- _INPUT_
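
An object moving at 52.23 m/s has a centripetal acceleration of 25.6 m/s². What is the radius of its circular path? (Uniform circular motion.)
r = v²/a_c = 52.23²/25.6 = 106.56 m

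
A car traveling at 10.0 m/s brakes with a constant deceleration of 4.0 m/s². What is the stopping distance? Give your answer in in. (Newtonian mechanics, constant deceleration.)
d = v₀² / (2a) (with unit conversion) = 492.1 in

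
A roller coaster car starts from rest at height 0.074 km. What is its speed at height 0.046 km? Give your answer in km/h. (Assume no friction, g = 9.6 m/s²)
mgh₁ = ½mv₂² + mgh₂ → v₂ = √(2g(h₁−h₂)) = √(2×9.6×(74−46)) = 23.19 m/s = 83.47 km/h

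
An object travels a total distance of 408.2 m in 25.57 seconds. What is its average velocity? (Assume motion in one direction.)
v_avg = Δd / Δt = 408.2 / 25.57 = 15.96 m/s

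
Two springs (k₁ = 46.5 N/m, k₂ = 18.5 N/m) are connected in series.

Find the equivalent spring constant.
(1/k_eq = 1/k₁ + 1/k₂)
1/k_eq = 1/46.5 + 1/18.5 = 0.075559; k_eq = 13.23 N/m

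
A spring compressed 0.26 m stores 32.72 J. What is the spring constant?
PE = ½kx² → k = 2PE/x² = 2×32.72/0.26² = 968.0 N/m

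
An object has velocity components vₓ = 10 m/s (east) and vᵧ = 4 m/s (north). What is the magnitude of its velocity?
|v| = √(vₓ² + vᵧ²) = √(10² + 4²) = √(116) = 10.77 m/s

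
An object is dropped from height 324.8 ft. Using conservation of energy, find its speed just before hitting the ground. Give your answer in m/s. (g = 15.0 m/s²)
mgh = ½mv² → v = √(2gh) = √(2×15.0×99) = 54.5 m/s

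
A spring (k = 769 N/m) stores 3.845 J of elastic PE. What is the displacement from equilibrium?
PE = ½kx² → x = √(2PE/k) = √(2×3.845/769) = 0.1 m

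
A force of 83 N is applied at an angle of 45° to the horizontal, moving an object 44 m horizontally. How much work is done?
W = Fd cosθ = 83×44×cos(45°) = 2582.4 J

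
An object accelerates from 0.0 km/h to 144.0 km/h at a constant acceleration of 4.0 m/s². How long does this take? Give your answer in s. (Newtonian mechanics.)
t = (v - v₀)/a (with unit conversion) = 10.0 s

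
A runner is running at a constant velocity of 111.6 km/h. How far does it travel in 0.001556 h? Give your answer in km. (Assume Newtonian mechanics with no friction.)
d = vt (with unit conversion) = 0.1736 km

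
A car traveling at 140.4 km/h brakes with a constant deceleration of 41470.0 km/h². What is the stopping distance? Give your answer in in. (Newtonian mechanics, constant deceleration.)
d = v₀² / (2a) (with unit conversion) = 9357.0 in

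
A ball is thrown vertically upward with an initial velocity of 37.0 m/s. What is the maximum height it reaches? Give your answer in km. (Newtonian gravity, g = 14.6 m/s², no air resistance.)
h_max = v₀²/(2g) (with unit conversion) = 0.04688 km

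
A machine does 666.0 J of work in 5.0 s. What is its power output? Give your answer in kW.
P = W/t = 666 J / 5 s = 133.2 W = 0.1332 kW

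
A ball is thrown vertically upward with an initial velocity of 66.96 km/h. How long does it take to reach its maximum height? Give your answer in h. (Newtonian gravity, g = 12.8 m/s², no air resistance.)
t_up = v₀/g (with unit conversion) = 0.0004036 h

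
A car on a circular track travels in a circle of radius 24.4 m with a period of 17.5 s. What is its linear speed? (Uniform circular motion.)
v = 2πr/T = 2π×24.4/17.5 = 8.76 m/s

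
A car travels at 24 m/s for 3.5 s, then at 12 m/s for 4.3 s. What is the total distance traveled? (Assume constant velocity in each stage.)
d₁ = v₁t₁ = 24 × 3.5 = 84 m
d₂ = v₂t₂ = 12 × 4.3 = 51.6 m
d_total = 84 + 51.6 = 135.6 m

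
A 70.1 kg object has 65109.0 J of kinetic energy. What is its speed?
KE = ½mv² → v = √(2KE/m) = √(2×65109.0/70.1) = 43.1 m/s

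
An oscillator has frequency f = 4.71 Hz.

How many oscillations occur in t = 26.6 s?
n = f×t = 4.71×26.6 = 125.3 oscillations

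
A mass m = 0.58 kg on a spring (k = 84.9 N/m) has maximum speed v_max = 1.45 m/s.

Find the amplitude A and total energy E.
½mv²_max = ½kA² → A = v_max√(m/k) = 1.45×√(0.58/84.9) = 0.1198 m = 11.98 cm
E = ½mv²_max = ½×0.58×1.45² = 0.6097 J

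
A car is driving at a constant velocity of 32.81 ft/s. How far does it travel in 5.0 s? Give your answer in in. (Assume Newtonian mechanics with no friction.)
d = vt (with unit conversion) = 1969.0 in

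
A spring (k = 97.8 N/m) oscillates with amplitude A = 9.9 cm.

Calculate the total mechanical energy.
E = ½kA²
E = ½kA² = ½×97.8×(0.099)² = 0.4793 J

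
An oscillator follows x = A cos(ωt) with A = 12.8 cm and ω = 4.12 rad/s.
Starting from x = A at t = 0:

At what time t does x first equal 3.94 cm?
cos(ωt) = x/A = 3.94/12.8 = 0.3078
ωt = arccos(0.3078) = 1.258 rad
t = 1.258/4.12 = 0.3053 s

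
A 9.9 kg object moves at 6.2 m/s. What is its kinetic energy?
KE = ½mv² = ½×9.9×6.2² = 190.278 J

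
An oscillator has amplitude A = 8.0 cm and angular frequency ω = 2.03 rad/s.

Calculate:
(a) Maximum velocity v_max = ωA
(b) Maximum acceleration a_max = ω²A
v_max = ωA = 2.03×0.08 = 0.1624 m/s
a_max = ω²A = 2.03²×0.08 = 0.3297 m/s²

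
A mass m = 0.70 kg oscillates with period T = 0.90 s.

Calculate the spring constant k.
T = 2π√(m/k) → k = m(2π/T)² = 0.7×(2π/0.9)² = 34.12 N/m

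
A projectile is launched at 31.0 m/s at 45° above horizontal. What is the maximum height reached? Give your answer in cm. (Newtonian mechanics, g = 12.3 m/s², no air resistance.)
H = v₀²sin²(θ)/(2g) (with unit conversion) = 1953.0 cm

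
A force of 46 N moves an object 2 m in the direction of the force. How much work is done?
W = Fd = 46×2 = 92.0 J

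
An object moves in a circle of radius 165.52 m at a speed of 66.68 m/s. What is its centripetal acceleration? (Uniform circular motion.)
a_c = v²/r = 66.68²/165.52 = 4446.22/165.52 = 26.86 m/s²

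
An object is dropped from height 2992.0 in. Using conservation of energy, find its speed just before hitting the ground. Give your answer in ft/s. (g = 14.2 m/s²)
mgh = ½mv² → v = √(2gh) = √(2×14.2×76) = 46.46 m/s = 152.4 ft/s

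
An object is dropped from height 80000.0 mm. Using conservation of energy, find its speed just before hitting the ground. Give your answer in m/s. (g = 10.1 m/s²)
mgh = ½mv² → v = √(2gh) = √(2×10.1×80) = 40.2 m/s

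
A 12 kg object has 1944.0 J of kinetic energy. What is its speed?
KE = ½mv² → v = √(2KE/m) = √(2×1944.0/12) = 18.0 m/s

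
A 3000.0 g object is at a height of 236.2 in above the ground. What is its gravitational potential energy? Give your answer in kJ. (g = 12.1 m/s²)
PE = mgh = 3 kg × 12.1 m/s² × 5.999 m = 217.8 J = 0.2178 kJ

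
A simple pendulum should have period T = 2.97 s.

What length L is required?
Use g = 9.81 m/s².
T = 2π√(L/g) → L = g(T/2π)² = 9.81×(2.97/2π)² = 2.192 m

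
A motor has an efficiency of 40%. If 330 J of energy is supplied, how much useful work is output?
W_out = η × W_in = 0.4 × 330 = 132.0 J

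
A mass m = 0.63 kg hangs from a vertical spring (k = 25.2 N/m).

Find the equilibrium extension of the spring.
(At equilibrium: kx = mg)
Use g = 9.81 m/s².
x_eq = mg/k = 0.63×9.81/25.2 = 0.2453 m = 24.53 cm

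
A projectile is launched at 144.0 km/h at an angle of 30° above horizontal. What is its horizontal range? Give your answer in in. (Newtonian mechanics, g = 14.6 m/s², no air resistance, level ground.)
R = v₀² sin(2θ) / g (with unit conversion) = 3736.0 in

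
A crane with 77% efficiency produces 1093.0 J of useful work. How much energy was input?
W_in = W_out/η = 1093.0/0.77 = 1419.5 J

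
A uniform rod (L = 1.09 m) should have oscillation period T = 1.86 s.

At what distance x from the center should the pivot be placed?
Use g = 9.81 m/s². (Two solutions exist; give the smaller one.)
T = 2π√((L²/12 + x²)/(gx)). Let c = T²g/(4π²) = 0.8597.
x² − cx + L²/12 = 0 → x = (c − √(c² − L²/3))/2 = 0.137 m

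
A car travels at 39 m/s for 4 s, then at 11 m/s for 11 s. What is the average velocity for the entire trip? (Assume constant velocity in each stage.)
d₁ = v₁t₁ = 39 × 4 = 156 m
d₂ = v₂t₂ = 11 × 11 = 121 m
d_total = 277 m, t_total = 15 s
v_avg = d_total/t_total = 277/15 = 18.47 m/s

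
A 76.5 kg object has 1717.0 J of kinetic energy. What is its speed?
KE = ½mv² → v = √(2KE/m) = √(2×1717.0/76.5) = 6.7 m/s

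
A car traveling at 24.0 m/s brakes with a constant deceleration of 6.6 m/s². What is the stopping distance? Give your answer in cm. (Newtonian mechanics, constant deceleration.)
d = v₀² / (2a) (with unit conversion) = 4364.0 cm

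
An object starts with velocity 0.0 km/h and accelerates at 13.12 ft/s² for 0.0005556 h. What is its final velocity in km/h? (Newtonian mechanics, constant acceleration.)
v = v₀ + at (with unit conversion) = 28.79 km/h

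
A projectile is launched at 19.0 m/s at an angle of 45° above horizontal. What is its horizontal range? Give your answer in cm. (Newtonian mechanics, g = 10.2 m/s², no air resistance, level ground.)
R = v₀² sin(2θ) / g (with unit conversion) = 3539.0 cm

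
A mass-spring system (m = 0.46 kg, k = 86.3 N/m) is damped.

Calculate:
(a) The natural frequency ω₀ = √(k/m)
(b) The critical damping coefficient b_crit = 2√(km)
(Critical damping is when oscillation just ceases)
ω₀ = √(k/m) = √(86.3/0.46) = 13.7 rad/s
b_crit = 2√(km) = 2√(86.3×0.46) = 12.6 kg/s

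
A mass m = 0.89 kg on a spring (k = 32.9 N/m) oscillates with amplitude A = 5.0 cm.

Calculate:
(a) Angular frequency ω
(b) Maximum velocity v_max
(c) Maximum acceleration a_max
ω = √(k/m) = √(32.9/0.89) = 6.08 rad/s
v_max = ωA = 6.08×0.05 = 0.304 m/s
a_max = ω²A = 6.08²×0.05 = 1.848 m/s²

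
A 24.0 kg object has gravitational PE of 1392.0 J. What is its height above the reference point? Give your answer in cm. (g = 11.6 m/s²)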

- _PROMPT_
Your task is to copy every line in the entries that holds the string "oscillates".

- _COMPLETED EXERCISE_
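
A spring (k = 97.8 N/m) oscillates with amplitude A = 9.9 cm.
A mass m = 0.70 kg oscillates with period T = 0.90 s.
A mass m = 0.89 kg on a spring (k = 32.9 N/m) oscillates with amplitude A = 5.0 cm.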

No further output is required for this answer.